[WHAT YOU SHOULD DO]: Only one stretch of the records below should be repeated. It starts with the line containing "A price-taking firm has MC(Q) = 29 + 2Q." and goes on through the line containing "A firm has variable cost VC(Q) = 54Q + 3Q^2.", exactly as written.

[GIVEN DATA]:
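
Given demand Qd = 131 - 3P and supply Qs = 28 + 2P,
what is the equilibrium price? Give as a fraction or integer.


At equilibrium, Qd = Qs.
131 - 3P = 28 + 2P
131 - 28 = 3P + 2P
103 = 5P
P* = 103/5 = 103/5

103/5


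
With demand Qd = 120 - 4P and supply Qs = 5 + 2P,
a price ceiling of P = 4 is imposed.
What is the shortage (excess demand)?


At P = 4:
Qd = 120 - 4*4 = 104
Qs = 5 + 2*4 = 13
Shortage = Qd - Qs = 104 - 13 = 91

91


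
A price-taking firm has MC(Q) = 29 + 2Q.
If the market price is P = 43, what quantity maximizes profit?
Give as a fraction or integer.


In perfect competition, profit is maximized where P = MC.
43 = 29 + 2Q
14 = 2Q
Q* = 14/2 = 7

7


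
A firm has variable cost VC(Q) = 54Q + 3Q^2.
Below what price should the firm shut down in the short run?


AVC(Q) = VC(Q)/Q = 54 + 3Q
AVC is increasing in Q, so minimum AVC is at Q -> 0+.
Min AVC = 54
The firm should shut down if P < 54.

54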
* * *
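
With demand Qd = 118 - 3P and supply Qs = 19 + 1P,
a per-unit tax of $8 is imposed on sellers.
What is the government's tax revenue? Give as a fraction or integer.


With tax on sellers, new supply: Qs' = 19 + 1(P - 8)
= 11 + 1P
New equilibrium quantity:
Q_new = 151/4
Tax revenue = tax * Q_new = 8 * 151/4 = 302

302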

[SOLUTION TO THE EXERCISE]:
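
A price-taking firm has MC(Q) = 29 + 2Q.
If the market price is P = 43, what quantity maximizes profit?
Give as a fraction or integer.


In perfect competition, profit is maximized where P = MC.
43 = 29 + 2Q
14 = 2Q
Q* = 14/2 = 7

7


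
A firm has variable cost VC(Q) = 54Q + 3Q^2.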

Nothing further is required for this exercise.